### Data under study:

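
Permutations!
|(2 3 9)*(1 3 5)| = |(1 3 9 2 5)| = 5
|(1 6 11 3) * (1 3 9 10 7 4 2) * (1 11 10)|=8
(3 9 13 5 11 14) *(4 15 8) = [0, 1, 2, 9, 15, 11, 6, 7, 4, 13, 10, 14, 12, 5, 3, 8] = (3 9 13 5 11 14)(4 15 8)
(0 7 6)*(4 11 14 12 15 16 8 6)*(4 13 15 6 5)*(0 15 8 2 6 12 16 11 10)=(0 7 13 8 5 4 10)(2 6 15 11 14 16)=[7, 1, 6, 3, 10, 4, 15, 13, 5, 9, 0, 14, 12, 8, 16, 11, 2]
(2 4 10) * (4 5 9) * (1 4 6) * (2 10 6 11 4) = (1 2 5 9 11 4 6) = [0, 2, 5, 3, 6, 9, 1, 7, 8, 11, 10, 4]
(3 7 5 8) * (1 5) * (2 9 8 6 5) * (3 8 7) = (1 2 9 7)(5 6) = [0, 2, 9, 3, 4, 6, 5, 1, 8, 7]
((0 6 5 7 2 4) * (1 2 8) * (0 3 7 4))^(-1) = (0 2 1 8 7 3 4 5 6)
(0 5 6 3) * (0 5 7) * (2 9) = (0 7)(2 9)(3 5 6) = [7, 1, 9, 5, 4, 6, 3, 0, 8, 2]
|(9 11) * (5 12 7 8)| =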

---

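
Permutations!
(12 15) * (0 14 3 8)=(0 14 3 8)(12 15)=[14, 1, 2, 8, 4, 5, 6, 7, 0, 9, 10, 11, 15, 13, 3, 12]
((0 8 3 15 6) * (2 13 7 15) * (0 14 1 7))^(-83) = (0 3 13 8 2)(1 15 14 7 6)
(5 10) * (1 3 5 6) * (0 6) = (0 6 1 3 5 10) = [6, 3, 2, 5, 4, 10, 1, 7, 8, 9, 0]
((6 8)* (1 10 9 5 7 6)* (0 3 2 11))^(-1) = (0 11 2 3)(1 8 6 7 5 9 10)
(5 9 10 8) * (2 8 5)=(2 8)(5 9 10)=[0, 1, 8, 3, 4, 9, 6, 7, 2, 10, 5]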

### Task goal:
Using the entries above, give again exactly the lines from the line holding "(12 15) * (0" through the line holding "(5 9 10 8) *". Include both end lines and nothing else.

### Answer section:
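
(12 15) * (0 14 3 8)=(0 14 3 8)(12 15)=[14, 1, 2, 8, 4, 5, 6, 7, 0, 9, 10, 11, 15, 13, 3, 12]
((0 8 3 15 6) * (2 13 7 15) * (0 14 1 7))^(-83) = (0 3 13 8 2)(1 15 14 7 6)
(5 10) * (1 3 5 6) * (0 6) = (0 6 1 3 5 10) = [6, 3, 2, 5, 4, 10, 1, 7, 8, 9, 0]
((6 8)* (1 10 9 5 7 6)* (0 3 2 11))^(-1) = (0 11 2 3)(1 8 6 7 5 9 10)
(5 9 10 8) * (2 8 5)=(2 8)(5 9 10)=[0, 1, 8, 3, 4, 9, 6, 7, 2, 10, 5]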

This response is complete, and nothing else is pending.